**RECORDS FOR THIS TASK**
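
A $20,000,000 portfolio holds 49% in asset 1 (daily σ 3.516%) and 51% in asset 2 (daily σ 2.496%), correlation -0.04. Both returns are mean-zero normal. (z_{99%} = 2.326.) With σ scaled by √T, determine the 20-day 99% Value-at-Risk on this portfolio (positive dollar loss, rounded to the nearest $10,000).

$4,370,000

σ_p = √(0.49²·3.516² + 0.51²·2.496² + 2·-0.04·0.49·0.51·3.516·2.496) = 2.101%.
σ_{20d} = 2.101% × √20 = 9.396%.
VaR = 2.326 × 9.396% = 21.855%; on $20,000,000 that is $4,371,000.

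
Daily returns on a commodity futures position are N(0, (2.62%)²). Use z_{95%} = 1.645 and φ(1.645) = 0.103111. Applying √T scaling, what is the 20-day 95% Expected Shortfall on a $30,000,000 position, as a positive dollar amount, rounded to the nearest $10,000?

$7,250,000

σ_{20d} = 2.62% × √20 = 11.717%.
ES multiplier = φ(z)/(1−α) = 0.103111/0.05 = 2.062.
ES = 11.717% × 2.062 = 24.160%; on $30,000,000: $7,248,000.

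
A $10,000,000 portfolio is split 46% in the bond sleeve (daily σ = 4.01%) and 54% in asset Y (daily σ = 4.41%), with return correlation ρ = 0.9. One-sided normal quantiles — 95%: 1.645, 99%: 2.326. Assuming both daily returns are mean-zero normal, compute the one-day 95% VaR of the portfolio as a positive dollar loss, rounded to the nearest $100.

σ_p² = 0.46²·4.01² + 0.54²·4.41² + 2·0.9·0.46·0.54·4.01·4.41 = 16.9805 (%²).
σ_p = √16.9805 = 4.121%.
VaR = 1.645 × 4.121% = 6.779%; on $10,000,000 that is $677,900.

$677,900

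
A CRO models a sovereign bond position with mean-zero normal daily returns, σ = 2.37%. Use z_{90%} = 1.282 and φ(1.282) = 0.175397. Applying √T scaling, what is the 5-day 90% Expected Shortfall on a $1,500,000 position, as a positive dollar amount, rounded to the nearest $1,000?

$139,000

σ_{5d} = 2.37% × √5 = 5.299%.
ES multiplier = φ(z)/(1−α) = 0.175397/0.1 = 1.754.
ES = 5.299% × 1.754 = 9.294%; on $1,500,000: $139,410.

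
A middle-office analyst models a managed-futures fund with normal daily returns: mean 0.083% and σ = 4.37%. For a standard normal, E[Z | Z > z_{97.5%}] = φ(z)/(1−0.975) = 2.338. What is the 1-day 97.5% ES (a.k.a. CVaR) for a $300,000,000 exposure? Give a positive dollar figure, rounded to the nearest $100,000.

$30,400,000

ES = −(0.083%) + 4.37% × 2.338 = 10.134%.
On $300,000,000: 0.10134 × $300,000,000 = $30,402,000.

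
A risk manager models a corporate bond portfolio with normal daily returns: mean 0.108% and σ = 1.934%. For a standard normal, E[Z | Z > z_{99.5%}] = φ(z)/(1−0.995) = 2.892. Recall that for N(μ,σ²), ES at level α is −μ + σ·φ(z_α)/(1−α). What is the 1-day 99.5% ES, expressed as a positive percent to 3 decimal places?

5.485%

ES = −(0.108%) + 1.934% × 2.892 = 5.485%.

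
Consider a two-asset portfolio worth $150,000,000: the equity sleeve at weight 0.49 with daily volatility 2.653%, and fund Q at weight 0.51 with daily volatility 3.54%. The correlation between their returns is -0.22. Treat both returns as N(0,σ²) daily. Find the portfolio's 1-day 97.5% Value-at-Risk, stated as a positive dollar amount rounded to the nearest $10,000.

$5,820,000

σ_p² = 0.49²·2.653² + 0.51²·3.54² + 2·-0.22·0.49·0.51·2.653·3.54 = 3.9167 (%²).
σ_p = √3.9167 = 1.979%.
At 97.5%, z = 1.960.
VaR = 1.960 × 1.979% = 3.879%; on $150,000,000 that is $5,818,500.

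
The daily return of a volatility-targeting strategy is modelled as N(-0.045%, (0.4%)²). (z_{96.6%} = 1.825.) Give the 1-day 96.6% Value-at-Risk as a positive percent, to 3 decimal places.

VaR = −μ + z·σ = −(-0.045%) + 1.825 × 0.4% = 0.775%.

0.775%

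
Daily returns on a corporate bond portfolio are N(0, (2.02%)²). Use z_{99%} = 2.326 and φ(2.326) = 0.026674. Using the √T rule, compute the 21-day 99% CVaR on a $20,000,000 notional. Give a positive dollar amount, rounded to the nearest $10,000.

$4,940,000

σ_{21d} = 2.02% × √21 = 9.257%.
ES multiplier = φ(z)/(1−α) = 0.026674/0.01 = 2.667.
ES = 9.257% × 2.667 = 24.688%; on $20,000,000: $4,937,600.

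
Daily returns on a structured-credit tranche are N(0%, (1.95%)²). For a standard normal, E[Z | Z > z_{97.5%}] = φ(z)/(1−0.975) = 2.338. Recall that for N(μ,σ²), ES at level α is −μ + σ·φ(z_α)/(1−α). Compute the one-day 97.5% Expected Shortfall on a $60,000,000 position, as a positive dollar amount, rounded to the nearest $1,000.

$2,735,000

ES = 1.95% × 2.338 = 4.559%.
On $60,000,000: 0.04559 × $60,000,000 = $2,735,400.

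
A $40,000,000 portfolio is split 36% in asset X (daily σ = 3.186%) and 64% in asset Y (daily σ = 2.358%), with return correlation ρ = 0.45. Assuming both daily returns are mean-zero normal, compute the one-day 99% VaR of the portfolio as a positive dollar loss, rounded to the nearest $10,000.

$2,110,000

σ_p² = 0.36²·3.186² + 0.64²·2.358² + 2·0.45·0.36·0.64·3.186·2.358 = 5.1508 (%²).
σ_p = √5.1508 = 2.270%.
At 99%, z = 2.326.
VaR = 2.326 × 2.270% = 5.280%; on $40,000,000 that is $2,112,000.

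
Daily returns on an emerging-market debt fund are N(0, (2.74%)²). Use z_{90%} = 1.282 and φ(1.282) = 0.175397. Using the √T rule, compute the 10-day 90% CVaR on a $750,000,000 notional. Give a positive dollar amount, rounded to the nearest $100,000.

$114,000,000

σ_{10d} = 2.74% × √10 = 8.665%.
ES multiplier = φ(z)/(1−α) = 0.175397/0.1 = 1.754.
ES = 8.665% × 1.754 = 15.198%; on $750,000,000: $113,985,000.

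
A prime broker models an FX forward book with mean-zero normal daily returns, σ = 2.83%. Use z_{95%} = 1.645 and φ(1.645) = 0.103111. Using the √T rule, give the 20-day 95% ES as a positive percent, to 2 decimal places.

σ_{20d} = 2.83% × √20 = 12.656%.
ES multiplier = φ(z)/(1−α) = 0.103111/0.05 = 2.062.
ES = 12.656% × 2.062 = 26.097%.

26.10%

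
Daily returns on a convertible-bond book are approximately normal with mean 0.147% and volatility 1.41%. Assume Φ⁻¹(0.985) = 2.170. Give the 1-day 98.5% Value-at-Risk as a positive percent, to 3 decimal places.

VaR = −μ + z·σ = −(0.147%) + 2.170 × 1.41% = 2.913%.

2.913%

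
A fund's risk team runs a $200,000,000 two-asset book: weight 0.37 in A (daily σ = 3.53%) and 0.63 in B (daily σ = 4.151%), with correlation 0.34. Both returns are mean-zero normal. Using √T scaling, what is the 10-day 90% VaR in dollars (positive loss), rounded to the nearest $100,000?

σ_p = √(0.37²·3.53² + 0.63²·4.151² + 2·0.34·0.37·0.63·3.53·4.151) = 3.297%.
σ_{10d} = 3.297% × √10 = 10.426%.
z(90%) = 1.282.
VaR = 1.282 × 10.426% = 13.366%; on $200,000,000 that is $26,732,000.

$26,700,000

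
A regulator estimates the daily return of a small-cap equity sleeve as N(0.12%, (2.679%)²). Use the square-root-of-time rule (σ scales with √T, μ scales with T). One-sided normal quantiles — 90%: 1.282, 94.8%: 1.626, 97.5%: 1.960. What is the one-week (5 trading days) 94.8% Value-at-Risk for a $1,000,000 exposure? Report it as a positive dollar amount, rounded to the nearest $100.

σ_{5d} = 2.679% × √5 = 5.990%; μ_{5d} = 5 × 0.12% = 0.600%.
VaR = −(0.600%) + 1.626 × 5.990% = 9.140%.
On $1,000,000: 0.09140 × $1,000,000 = $91,400.

$91,400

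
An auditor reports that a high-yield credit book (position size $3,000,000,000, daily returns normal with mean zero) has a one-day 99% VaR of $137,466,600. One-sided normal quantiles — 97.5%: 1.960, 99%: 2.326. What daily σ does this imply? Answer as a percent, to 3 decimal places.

1.970%

VaR as a fraction: $137,466,600 / $3,000,000,000 = 4.582%.
σ = VaR / z = 4.582% / 2.326 = 1.970%.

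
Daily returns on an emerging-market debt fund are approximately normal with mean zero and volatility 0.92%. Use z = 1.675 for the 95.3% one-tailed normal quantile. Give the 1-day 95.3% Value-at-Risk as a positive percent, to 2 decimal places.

1.54%

VaR = z·σ = 1.675 × 0.92% = 1.541%.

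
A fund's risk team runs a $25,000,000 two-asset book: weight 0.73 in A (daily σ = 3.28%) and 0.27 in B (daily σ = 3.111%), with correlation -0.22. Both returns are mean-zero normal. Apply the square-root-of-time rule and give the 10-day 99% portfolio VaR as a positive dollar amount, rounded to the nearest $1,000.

σ_p = √(0.73²·3.28² + 0.27²·3.111² + 2·-0.22·0.73·0.27·3.28·3.111) = 2.357%.
σ_{10d} = 2.357% × √10 = 7.453%.
z(99%) = 2.326.
VaR = 2.326 × 7.453% = 17.336%; on $25,000,000 that is $4,334,000.

$4,334,000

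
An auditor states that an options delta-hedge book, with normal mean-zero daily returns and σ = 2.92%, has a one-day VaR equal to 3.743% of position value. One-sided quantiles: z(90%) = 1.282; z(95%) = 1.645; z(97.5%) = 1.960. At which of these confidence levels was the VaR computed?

Implied z = VaR/σ = 3.743 / 2.92 = 1.282.
This matches z(90%) = 1.282.

90%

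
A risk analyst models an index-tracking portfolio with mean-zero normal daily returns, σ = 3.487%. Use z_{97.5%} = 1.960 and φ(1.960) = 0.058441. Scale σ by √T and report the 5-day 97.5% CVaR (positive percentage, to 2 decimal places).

18.23%

σ_{5d} = 3.487% × √5 = 7.797%.
ES multiplier = φ(z)/(1−α) = 0.058441/0.025 = 2.338.
ES = 7.797% × 2.338 = 18.229%.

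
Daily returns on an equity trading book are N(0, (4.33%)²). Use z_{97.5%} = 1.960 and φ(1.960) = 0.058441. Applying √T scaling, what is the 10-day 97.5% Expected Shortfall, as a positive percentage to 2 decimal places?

σ_{10d} = 4.33% × √10 = 13.693%.
ES multiplier = φ(z)/(1−α) = 0.058441/0.025 = 2.338.
ES = 13.693% × 2.338 = 32.014%.

32.01%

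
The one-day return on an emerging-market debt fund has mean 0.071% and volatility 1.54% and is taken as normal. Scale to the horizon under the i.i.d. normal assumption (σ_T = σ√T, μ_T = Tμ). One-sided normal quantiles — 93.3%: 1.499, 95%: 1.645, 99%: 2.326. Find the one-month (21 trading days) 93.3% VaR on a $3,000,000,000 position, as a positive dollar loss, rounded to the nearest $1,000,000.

σ_{21d} = 1.54% × √21 = 7.057%; μ_{21d} = 21 × 0.071% = 1.491%.
VaR = −(1.491%) + 1.499 × 7.057% = 9.087%.
On $3,000,000,000: 0.09087 × $3,000,000,000 = $272,610,000.

$273,000,000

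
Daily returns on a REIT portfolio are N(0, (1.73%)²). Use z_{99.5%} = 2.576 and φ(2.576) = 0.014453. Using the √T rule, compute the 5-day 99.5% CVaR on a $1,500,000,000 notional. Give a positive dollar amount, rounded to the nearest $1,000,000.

$168,000,000

σ_{5d} = 1.73% × √5 = 3.868%.
ES multiplier = φ(z)/(1−α) = 0.014453/0.005 = 2.891.
ES = 3.868% × 2.891 = 11.182%; on $1,500,000,000: $167,730,000.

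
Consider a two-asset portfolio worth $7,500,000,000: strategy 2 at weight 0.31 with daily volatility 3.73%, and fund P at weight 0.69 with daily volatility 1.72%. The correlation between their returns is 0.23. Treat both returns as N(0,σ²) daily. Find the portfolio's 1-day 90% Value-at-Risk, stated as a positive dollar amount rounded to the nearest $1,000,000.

σ_p² = 0.31²·3.73² + 0.69²·1.72² + 2·0.23·0.31·0.69·3.73·1.72 = 3.3768 (%²).
σ_p = √3.3768 = 1.838%.
At 90%, z = 1.282.
VaR = 1.282 × 1.838% = 2.356%; on $7,500,000,000 that is $176,700,000.

$177,000,000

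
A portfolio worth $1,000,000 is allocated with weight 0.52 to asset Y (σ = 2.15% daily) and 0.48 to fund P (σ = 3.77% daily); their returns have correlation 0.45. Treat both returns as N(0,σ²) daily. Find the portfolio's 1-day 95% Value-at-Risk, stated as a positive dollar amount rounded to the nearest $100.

$41,400

σ_p² = 0.52²·2.15² + 0.48²·3.77² + 2·0.45·0.52·0.48·2.15·3.77 = 6.3454 (%²).
σ_p = √6.3454 = 2.519%.
At 95%, z = 1.645.
VaR = 1.645 × 2.519% = 4.144%; on $1,000,000 that is $41,440.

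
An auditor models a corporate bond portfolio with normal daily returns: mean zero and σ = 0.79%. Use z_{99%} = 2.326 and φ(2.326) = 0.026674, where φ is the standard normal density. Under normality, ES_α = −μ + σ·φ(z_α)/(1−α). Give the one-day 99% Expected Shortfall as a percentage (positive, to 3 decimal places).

2.107%

Tail multiplier: φ(z)/(1−α) = 0.026674 / 0.01 = 2.667.
ES = 0.79% × 2.667 = 2.107%.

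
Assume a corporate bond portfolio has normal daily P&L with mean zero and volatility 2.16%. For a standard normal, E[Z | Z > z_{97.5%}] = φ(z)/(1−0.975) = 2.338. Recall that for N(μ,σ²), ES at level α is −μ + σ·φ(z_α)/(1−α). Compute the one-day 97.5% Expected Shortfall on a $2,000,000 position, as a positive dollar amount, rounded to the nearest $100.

ES = 2.16% × 2.338 = 5.050%.
On $2,000,000: 0.05050 × $2,000,000 = $101,000.

$101,000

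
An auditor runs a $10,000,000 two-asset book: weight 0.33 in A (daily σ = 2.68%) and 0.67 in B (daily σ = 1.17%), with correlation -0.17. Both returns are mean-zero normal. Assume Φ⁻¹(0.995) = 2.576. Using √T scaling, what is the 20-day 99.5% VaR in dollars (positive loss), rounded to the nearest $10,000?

$1,240,000

σ_p = √(0.33²·2.68² + 0.67²·1.17² + 2·-0.17·0.33·0.67·2.68·1.17) = 1.077%.
σ_{20d} = 1.077% × √20 = 4.816%.
VaR = 2.576 × 4.816% = 12.406%; on $10,000,000 that is $1,240,600.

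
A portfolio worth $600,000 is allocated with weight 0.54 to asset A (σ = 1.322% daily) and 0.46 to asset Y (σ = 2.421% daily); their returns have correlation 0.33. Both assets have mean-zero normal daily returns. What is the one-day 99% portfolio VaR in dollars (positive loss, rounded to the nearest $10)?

σ_p² = 0.54²·1.322² + 0.46²·2.421² + 2·0.33·0.54·0.46·1.322·2.421 = 2.2746 (%²).
σ_p = √2.2746 = 1.508%.
At 99%, z = 2.326.
VaR = 2.326 × 1.508% = 3.508%; on $600,000 that is $21,048.

$21,050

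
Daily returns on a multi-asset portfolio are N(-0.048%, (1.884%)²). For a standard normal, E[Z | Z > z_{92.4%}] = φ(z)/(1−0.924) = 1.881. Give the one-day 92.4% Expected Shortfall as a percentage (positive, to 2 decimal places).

ES = −(-0.048%) + 1.884% × 1.881 = 3.592%.

3.59%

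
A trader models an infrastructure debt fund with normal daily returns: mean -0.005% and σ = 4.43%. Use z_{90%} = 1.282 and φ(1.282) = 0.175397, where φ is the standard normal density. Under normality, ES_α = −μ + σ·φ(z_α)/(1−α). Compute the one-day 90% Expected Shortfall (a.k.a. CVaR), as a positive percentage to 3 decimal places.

7.775%

Tail multiplier: φ(z)/(1−α) = 0.175397 / 0.1 = 1.754.
ES = −(-0.005%) + 4.43% × 1.754 = 7.775%.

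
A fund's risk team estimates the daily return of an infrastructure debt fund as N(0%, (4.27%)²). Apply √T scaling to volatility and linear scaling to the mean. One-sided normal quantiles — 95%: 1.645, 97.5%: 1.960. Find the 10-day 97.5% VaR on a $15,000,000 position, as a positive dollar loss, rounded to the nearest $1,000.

$3,970,000

σ_{10d} = 4.27% × √10 = 13.503%.
VaR = 1.960 × 13.503% = 26.466%.
On $15,000,000: 0.26466 × $15,000,000 = $3,969,900.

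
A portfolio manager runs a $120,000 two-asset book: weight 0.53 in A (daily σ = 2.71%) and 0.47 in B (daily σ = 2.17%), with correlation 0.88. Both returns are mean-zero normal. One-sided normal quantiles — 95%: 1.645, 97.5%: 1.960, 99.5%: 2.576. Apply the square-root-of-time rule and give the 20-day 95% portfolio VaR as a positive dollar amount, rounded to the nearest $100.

$21,000

σ_p = √(0.53²·2.71² + 0.47²·2.17² + 2·0.88·0.53·0.47·2.71·2.17) = 2.384%.
σ_{20d} = 2.384% × √20 = 10.662%.
VaR = 1.645 × 10.662% = 17.539%; on $120,000 that is $21,047.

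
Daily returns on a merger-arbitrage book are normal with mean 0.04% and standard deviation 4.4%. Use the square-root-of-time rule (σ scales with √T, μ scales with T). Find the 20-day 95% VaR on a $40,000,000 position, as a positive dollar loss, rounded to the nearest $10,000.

At 95%, z = 1.645.
σ_{20d} = 4.4% × √20 = 19.677%; μ_{20d} = 20 × 0.04% = 0.800%.
VaR = −(0.800%) + 1.645 × 19.677% = 31.569%.
On $40,000,000: 0.31569 × $40,000,000 = $12,627,600.

$12,630,000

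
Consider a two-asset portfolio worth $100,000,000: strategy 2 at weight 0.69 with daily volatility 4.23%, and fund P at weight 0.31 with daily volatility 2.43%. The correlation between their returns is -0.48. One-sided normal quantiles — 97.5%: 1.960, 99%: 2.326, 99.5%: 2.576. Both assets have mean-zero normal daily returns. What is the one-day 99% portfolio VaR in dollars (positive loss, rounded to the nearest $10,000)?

$6,140,000

σ_p² = 0.69²·4.23² + 0.31²·2.43² + 2·-0.48·0.69·0.31·4.23·2.43 = 6.9756 (%²).
σ_p = √6.9756 = 2.641%.
VaR = 2.326 × 2.641% = 6.143%; on $100,000,000 that is $6,143,000.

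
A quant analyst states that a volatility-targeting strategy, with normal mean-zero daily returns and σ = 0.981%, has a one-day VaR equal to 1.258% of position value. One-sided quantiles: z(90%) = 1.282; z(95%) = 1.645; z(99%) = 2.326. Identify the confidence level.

90%

Implied z = VaR/σ = 1.258 / 0.981 = 1.282.
This matches z(90%) = 1.282.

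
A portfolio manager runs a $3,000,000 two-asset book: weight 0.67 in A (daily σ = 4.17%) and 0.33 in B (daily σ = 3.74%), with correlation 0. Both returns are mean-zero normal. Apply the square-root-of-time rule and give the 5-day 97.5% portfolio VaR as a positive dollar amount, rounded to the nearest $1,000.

σ_p = √(0.67²·4.17² + 0.33²·3.74² + 2·0·0.67·0.33·4.17·3.74) = 3.054%.
σ_{5d} = 3.054% × √5 = 6.829%.
z(97.5%) = 1.960.
VaR = 1.960 × 6.829% = 13.385%; on $3,000,000 that is $401,550.

$402,000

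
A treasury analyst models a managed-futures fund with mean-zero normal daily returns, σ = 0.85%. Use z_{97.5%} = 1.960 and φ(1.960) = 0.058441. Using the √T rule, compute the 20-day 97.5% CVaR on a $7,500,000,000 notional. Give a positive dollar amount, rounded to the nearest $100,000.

$666,500,000

σ_{20d} = 0.85% × √20 = 3.801%.
ES multiplier = φ(z)/(1−α) = 0.058441/0.025 = 2.338.
ES = 3.801% × 2.338 = 8.887%; on $7,500,000,000: $666,525,000.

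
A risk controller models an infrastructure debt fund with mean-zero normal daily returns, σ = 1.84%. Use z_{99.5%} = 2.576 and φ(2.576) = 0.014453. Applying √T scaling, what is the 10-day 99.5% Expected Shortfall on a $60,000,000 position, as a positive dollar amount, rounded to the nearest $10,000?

$10,090,000

σ_{10d} = 1.84% × √10 = 5.819%.
ES multiplier = φ(z)/(1−α) = 0.014453/0.005 = 2.891.
ES = 5.819% × 2.891 = 16.823%; on $60,000,000: $10,093,800.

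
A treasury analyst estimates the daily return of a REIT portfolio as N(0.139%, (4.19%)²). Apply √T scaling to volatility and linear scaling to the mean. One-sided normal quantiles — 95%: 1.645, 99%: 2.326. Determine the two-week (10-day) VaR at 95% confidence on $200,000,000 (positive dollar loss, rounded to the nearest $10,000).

$40,810,000

σ_{10d} = 4.19% × √10 = 13.250%; μ_{10d} = 10 × 0.139% = 1.390%.
VaR = −(1.390%) + 1.645 × 13.250% = 20.406%.
On $200,000,000: 0.20406 × $200,000,000 = $40,812,000.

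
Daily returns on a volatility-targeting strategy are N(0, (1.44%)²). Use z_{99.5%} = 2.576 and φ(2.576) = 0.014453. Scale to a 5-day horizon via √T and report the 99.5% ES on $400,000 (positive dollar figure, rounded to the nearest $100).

$37,200

σ_{5d} = 1.44% × √5 = 3.220%.
ES multiplier = φ(z)/(1−α) = 0.014453/0.005 = 2.891.
ES = 3.220% × 2.891 = 9.309%; on $400,000: $37,236.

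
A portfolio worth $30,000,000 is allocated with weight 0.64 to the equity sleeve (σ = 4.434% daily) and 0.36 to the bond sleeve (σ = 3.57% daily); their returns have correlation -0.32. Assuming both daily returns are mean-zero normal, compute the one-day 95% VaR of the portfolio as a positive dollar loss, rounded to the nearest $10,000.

σ_p² = 0.64²·4.434² + 0.36²·3.57² + 2·-0.32·0.64·0.36·4.434·3.57 = 7.3705 (%²).
σ_p = √7.3705 = 2.715%.
At 95%, z = 1.645.
VaR = 1.645 × 2.715% = 4.466%; on $30,000,000 that is $1,339,800.

$1,340,000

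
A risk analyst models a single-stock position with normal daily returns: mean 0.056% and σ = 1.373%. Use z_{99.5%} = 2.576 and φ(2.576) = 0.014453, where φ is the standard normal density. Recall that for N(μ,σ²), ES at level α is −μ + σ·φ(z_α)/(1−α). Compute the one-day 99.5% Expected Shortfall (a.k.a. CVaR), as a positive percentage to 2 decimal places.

3.91%

Tail multiplier: φ(z)/(1−α) = 0.014453 / 0.005 = 2.891.
ES = −(0.056%) + 1.373% × 2.891 = 3.913%.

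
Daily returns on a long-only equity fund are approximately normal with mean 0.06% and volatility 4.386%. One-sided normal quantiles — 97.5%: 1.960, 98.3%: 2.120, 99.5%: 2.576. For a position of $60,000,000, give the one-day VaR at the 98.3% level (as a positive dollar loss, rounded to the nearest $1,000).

$5,543,000

VaR = −μ + z·σ = −(0.06%) + 2.120 × 4.386% = 9.238%.
On $60,000,000: 0.09238 × $60,000,000 = $5,542,800.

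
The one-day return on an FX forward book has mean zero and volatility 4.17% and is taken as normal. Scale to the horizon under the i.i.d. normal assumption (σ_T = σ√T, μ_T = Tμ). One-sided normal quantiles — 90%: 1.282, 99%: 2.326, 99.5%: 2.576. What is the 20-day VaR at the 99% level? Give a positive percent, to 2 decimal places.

43.38%

σ_{20d} = 4.17% × √20 = 18.649%.
VaR = 2.326 × 18.649% = 43.378%.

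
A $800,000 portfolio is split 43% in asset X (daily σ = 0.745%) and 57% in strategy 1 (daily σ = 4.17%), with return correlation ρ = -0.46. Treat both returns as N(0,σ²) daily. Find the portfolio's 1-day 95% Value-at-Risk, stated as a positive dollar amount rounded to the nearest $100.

$29,600

σ_p² = 0.43²·0.745² + 0.57²·4.17² + 2·-0.46·0.43·0.57·0.745·4.17 = 5.0518 (%²).
σ_p = √5.0518 = 2.248%.
At 95%, z = 1.645.
VaR = 1.645 × 2.248% = 3.698%; on $800,000 that is $29,584.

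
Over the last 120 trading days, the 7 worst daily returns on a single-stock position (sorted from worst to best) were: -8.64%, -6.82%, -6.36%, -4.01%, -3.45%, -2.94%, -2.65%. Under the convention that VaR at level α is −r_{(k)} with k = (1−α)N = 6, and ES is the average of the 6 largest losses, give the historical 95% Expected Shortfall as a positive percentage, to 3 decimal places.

The 6 worst returns sum to -32.22%.
ES = −(-32.22%) / 6 = 5.37% ≈ 5.370%.

5.370%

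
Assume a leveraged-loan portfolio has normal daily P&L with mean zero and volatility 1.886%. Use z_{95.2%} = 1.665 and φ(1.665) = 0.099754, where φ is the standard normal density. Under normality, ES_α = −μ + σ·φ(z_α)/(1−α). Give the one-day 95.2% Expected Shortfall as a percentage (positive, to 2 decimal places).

3.92%

Tail multiplier: φ(z)/(1−α) = 0.099754 / 0.048 = 2.078.
ES = 1.886% × 2.078 = 3.919%.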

**WHAT THE TASK REQUIRES**
Starting with the line that contains "Over the last", print each line through the last one in the listing. Include both end lines and add nothing.

**TASK RESULT**
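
Over the last 120 trading days, the 7 worst daily returns on a single-stock position (sorted from worst to best) were: -8.64%, -6.82%, -6.36%, -4.01%, -3.45%, -2.94%, -2.65%. Under the convention that VaR at level α is −r_{(k)} with k = (1−α)N = 6, and ES is the average of the 6 largest losses, give the historical 95% Expected Shortfall as a positive percentage, to 3 decimal places.

The 6 worst returns sum to -32.22%.
ES = −(-32.22%) / 6 = 5.37% ≈ 5.370%.

5.370%

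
Assume a leveraged-loan portfolio has normal daily P&L with mean zero and volatility 1.886%. Use z_{95.2%} = 1.665 and φ(1.665) = 0.099754, where φ is the standard normal density. Under normality, ES_α = −μ + σ·φ(z_α)/(1−α). Give the one-day 95.2% Expected Shortfall as a percentage (positive, to 2 decimal places).

3.92%

Tail multiplier: φ(z)/(1−α) = 0.099754 / 0.048 = 2.078.
ES = 1.886% × 2.078 = 3.919%.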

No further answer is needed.